Stored data:

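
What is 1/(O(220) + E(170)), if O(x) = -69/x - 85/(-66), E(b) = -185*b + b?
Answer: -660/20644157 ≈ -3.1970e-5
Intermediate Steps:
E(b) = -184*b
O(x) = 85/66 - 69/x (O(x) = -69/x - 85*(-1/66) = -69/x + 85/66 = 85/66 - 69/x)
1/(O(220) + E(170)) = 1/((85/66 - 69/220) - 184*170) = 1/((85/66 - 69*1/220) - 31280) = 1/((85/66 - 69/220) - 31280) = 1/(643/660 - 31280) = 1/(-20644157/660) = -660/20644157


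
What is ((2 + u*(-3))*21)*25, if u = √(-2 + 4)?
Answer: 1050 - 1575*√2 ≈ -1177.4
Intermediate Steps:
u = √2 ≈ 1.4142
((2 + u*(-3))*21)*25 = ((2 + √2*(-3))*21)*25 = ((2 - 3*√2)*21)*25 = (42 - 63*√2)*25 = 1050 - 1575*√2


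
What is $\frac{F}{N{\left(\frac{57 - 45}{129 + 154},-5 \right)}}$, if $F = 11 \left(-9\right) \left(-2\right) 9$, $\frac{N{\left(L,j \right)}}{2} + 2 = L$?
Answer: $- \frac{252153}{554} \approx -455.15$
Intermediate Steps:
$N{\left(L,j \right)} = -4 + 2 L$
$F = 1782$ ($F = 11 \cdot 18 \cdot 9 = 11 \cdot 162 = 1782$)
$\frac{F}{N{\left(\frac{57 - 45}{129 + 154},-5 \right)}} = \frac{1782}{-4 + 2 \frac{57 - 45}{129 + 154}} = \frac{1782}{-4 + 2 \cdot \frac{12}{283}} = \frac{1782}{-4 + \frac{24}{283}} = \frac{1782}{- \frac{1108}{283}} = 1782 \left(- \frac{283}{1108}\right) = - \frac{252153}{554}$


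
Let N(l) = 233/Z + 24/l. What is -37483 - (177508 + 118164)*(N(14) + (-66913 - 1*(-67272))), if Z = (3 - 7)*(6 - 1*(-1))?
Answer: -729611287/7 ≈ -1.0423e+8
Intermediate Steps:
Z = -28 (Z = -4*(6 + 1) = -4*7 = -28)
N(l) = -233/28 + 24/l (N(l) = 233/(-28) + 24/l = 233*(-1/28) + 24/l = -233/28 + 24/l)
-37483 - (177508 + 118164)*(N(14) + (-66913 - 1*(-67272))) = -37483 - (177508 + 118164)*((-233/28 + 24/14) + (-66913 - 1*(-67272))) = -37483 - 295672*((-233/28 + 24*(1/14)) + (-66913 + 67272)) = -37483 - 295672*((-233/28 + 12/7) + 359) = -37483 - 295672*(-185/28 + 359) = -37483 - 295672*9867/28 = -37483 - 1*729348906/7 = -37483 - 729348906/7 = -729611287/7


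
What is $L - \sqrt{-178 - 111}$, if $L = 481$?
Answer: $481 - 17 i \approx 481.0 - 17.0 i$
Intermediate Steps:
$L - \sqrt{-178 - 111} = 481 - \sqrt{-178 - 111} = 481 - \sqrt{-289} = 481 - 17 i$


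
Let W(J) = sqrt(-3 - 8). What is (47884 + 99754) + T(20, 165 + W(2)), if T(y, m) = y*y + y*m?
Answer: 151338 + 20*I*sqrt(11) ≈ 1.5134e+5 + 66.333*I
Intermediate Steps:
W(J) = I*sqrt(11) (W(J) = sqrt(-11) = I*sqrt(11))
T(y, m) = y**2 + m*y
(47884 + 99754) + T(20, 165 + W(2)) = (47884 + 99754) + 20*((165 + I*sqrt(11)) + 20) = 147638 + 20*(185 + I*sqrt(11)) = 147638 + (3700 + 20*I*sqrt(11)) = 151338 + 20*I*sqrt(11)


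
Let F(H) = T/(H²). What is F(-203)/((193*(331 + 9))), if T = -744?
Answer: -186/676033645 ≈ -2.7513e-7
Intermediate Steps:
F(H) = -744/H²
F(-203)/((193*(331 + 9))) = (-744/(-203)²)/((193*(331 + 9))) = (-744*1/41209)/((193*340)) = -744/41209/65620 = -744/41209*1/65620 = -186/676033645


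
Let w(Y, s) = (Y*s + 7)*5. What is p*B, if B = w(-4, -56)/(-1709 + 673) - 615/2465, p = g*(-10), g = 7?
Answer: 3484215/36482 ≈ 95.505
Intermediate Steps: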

_WHAT THE TASK ASKS_: The entries listed above are to be output exactly. Leave none out.

_WRITTEN ANSWER_:
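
What is 1/(O(220) + E(170)), if O(x) = -69/x - 85/(-66), E(b) = -185*b + b?
Answer: -660/20644157 ≈ -3.1970e-5
Intermediate Steps:
E(b) = -184*b
O(x) = 85/66 - 69/x (O(x) = -69/x - 85*(-1/66) = -69/x + 85/66 = 85/66 - 69/x)
1/(O(220) + E(170)) = 1/((85/66 - 69/220) - 184*170) = 1/((85/66 - 69*1/220) - 31280) = 1/((85/66 - 69/220) - 31280) = 1/(643/660 - 31280) = 1/(-20644157/660) = -660/20644157


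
What is ((2 + u*(-3))*21)*25, if u = √(-2 + 4)?
Answer: 1050 - 1575*√2 ≈ -1177.4
Intermediate Steps:
u = √2 ≈ 1.4142
((2 + u*(-3))*21)*25 = ((2 + √2*(-3))*21)*25 = ((2 - 3*√2)*21)*25 = (42 - 63*√2)*25 = 1050 - 1575*√2


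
What is $\frac{F}{N{\left(\frac{57 - 45}{129 + 154},-5 \right)}}$, if $F = 11 \left(-9\right) \left(-2\right) 9$, $\frac{N{\left(L,j \right)}}{2} + 2 = L$?
Answer: $- \frac{252153}{554} \approx -455.15$
Intermediate Steps:
$N{\left(L,j \right)} = -4 + 2 L$
$F = 1782$ ($F = 11 \cdot 18 \cdot 9 = 11 \cdot 162 = 1782$)
$\frac{F}{N{\left(\frac{57 - 45}{129 + 154},-5 \right)}} = \frac{1782}{-4 + 2 \frac{57 - 45}{129 + 154}} = \frac{1782}{-4 + 2 \cdot \frac{12}{283}} = \frac{1782}{-4 + \frac{24}{283}} = \frac{1782}{- \frac{1108}{283}} = 1782 \left(- \frac{283}{1108}\right) = - \frac{252153}{554}$


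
Let N(l) = 233/Z + 24/l. What is -37483 - (177508 + 118164)*(N(14) + (-66913 - 1*(-67272))), if Z = (3 - 7)*(6 - 1*(-1))?
Answer: -729611287/7 ≈ -1.0423e+8
Intermediate Steps:
Z = -28 (Z = -4*(6 + 1) = -4*7 = -28)
N(l) = -233/28 + 24/l (N(l) = 233/(-28) + 24/l = 233*(-1/28) + 24/l = -233/28 + 24/l)
-37483 - (177508 + 118164)*(N(14) + (-66913 - 1*(-67272))) = -37483 - (177508 + 118164)*((-233/28 + 24/14) + (-66913 - 1*(-67272))) = -37483 - 295672*((-233/28 + 24*(1/14)) + (-66913 + 67272)) = -37483 - 295672*((-233/28 + 12/7) + 359) = -37483 - 295672*(-185/28 + 359) = -37483 - 295672*9867/28 = -37483 - 1*729348906/7 = -37483 - 729348906/7 = -729611287/7


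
What is $L - \sqrt{-178 - 111}$, if $L = 481$?
Answer: $481 - 17 i \approx 481.0 - 17.0 i$
Intermediate Steps:
$L - \sqrt{-178 - 111} = 481 - \sqrt{-178 - 111} = 481 - \sqrt{-289} = 481 - 17 i$


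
Let W(J) = sqrt(-3 - 8). What is (47884 + 99754) + T(20, 165 + W(2)), if T(y, m) = y*y + y*m?
Answer: 151338 + 20*I*sqrt(11) ≈ 1.5134e+5 + 66.333*I
Intermediate Steps:
W(J) = I*sqrt(11) (W(J) = sqrt(-11) = I*sqrt(11))
T(y, m) = y**2 + m*y
(47884 + 99754) + T(20, 165 + W(2)) = (47884 + 99754) + 20*((165 + I*sqrt(11)) + 20) = 147638 + 20*(185 + I*sqrt(11)) = 147638 + (3700 + 20*I*sqrt(11)) = 151338 + 20*I*sqrt(11)


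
Let F(H) = T/(H²). What is F(-203)/((193*(331 + 9))), if T = -744?
Answer: -186/676033645 ≈ -2.7513e-7
Intermediate Steps:
F(H) = -744/H²
F(-203)/((193*(331 + 9))) = (-744/(-203)²)/((193*(331 + 9))) = (-744*1/41209)/((193*340)) = -744/41209/65620 = -744/41209*1/65620 = -186/676033645


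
Let w(Y, s) = (Y*s + 7)*5. What is p*B, if B = w(-4, -56)/(-1709 + 673) - 615/2465, p = g*(-10), g = 7?
Answer: 3484215/36482 ≈ 95.505
Intermediate Steps: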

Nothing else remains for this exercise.